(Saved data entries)

※

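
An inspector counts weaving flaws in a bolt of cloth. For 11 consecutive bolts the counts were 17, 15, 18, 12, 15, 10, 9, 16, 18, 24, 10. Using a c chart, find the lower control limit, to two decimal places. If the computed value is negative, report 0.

c̄ = (17 + 15 + 18 + 12 + 15 + 10 + 9 + 16 + 18 + 24 + 10) / 11 = 164 / 11 = 14.9091
LCL = c̄ − 3√c̄ = 14.9091 − 3 × 3.8612 = 3.3254

3.33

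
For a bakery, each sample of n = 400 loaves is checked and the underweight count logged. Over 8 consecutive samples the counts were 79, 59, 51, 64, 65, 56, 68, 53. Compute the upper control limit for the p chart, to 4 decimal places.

p̄ = Σdᵢ / (k·n) = 495 / (8 × 400) = 0.15469
UCL = p̄ + 3·√(p̄(1−p̄)/n) = 0.15469 + 3 × √(0.15469×0.84531/400) = 0.15469 + 3 × 0.01808 = 0.20893

0.2089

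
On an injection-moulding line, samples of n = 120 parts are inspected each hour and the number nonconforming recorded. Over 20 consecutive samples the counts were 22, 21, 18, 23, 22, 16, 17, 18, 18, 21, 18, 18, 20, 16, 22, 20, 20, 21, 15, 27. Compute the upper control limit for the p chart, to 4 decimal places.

0.2651

p̄ = Σdᵢ / (k·n) = 393 / (20 × 120) = 0.16375
UCL = p̄ + 3·√(p̄(1−p̄)/n) = 0.16375 + 3 × √(0.16375×0.83625/120) = 0.16375 + 3 × 0.03378 = 0.26509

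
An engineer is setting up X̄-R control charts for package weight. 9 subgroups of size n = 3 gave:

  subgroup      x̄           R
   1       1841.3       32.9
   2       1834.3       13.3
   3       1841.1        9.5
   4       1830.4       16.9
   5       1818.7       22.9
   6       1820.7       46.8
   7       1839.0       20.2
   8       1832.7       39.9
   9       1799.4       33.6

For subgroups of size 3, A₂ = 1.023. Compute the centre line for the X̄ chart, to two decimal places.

X̄̄ = (1841.3 + 1834.3 + 1841.1 + 1830.4 + 1818.7 + 1820.7 + 1839.0 + 1832.7 + 1799.4) / 9 = 16457.6000 / 9 = 1828.6222
CL = X̄̄ = 1828.6222

1828.62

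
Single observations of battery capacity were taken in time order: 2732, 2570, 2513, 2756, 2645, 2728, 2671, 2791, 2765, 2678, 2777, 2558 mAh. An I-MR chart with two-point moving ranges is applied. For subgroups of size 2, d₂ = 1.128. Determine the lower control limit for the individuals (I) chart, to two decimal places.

2376.39

X̄ = (2732 + 2570 + 2513 + 2756 + 2645 + 2728 + 2671 + 2791 + 2765 + 2678 + 2777 + 2558) / 12 = 2682.0000
Moving ranges: 162, 57, 243, 111, 83, 57, 120, 26, 87, 99, 219; M̄R̄ = 1264.0000 / 11 = 114.9091
LCL = X̄ − 3·M̄R̄/d₂ = 2682.0000 − 3 × 114.9091 / 1.128 = 2376.3907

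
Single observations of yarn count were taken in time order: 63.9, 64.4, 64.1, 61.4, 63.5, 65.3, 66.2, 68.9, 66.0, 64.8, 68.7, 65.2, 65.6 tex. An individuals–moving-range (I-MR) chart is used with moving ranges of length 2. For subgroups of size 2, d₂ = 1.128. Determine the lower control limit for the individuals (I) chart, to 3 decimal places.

X̄ = (63.9 + 64.4 + 64.1 + 61.4 + 63.5 + 65.3 + 66.2 + 68.9 + 66.0 + 64.8 + 68.7 + 65.2 + 65.6) / 13 = 65.2308
Moving ranges: 0.5, 0.3, 2.7, 2.1, 1.8, 0.9, 2.7, 2.9, 1.2, 3.9, 3.5, 0.4; M̄R̄ = 22.9000 / 12 = 1.9083
LCL = X̄ − 3·M̄R̄/d₂ = 65.2308 − 3 × 1.9083 / 1.128 = 60.1554

60.155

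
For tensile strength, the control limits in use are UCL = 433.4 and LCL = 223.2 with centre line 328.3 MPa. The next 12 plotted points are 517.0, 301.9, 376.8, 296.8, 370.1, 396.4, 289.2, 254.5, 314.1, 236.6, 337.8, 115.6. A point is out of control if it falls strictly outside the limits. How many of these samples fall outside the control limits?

2

Compare each point to [223.2, 433.4]: sample 1 = 517.0 > UCL; sample 12 = 115.6 < LCL.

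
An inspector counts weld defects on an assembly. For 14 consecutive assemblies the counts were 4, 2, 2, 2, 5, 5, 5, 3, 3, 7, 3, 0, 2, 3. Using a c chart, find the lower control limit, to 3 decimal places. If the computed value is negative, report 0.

0.000

c̄ = (4 + 2 + 2 + 2 + 5 + 5 + 5 + 3 + 3 + 7 + 3 + 0 + 2 + 3) / 14 = 46 / 14 = 3.2857
LCL = c̄ − 3√c̄ = 3.2857 − 3 × 1.8127 = -2.1522 → 0 (cannot be negative)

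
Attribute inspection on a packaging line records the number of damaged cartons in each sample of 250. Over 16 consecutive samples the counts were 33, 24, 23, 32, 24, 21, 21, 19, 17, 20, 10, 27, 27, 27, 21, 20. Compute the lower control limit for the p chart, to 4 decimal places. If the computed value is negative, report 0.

p̄ = Σdᵢ / (k·n) = 366 / (16 × 250) = 0.09150
LCL = p̄ − 3·√(p̄(1−p̄)/n) = 0.09150 − 3 × 0.01823 = 0.03680

0.0368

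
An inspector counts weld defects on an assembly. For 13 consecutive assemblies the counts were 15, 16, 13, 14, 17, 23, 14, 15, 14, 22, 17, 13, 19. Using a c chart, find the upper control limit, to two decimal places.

28.42

c̄ = (15 + 16 + 13 + 14 + 17 + 23 + 14 + 15 + 14 + 22 + 17 + 13 + 19) / 13 = 212 / 13 = 16.3077
UCL = c̄ + 3√c̄ = 16.3077 + 3 × √16.3077 = 16.3077 + 3 × 4.0383 = 28.4225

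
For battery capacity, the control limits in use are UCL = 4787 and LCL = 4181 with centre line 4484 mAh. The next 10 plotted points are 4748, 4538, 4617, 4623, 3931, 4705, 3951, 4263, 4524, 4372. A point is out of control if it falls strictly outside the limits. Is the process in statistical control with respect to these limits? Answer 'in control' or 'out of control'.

Compare each point to [4181, 4787]: sample 5 = 3931 < LCL; sample 7 = 3951 < LCL.

out of control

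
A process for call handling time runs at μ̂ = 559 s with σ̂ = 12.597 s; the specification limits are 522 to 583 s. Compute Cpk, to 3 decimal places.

Cpu = (USL − μ̂) / (3σ̂) = (583 − 559) / (3 × 12.597) = 0.6351; Cpl = (μ̂ − LSL) / (3σ̂) = (559 − 522) / (3 × 12.597) = 0.9791; Cpk = min(Cpu, Cpl) = 0.6351

0.635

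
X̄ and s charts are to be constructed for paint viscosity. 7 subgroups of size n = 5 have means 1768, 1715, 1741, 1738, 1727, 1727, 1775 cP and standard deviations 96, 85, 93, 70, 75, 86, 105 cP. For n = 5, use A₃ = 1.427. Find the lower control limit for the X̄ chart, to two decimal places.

1617.22

X̄̄ = (1768 + 1715 + 1741 + 1738 + 1727 + 1727 + 1775) / 7 = 1741.5714
s̄ = (96 + 85 + 93 + 70 + 75 + 86 + 105) / 7 = 87.1429
LCL = X̄̄ − A₃·s̄ = 1741.5714 − 1.427 × 87.1429 = 1617.2186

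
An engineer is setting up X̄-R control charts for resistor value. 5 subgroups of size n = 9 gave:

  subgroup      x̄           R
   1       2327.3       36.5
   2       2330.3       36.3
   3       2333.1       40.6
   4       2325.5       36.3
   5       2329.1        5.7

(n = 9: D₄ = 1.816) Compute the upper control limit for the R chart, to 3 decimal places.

56.441

R̄ = (36.5 + 36.3 + 40.6 + 36.3 + 5.7) / 5 = 155.4000 / 5 = 31.0800
UCL_R = D₄·R̄ = 1.816 × 31.0800 = 56.4413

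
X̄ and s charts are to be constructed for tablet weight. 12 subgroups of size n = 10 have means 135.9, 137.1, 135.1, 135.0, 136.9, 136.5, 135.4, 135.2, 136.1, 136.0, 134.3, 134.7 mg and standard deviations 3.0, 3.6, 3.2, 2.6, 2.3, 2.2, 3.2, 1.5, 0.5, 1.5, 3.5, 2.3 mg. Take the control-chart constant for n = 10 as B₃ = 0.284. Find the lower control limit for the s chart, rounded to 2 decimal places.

0.70

s̄ = (3.0 + 3.6 + 3.2 + 2.6 + 2.3 + 2.2 + 3.2 + 1.5 + 0.5 + 1.5 + 3.5 + 2.3) / 12 = 2.4500
LCL_s = B₃·s̄ = 0.284 × 2.4500 = 0.6958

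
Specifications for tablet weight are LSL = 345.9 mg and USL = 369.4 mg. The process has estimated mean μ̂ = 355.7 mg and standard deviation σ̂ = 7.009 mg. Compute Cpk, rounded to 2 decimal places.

0.47

Cpu = (USL − μ̂) / (3σ̂) = (369.4 − 355.7) / (3 × 7.009) = 0.6515; Cpl = (μ̂ − LSL) / (3σ̂) = (355.7 − 345.9) / (3 × 7.009) = 0.4661; Cpk = min(Cpu, Cpl) = 0.4661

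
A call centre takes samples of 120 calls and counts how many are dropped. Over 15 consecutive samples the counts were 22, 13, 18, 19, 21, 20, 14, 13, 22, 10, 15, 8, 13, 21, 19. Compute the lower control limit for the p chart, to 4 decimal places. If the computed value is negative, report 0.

0.0434

p̄ = Σdᵢ / (k·n) = 248 / (15 × 120) = 0.13778
LCL = p̄ − 3·√(p̄(1−p̄)/n) = 0.13778 − 3 × 0.03146 = 0.04339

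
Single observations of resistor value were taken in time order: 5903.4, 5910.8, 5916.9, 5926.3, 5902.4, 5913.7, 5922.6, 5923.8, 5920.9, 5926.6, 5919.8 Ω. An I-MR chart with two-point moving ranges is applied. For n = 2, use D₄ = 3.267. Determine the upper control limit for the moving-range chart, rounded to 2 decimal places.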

※

- _Task details_:
Report the number of lines above holding "engineer", and only that.

- _Task response_:
2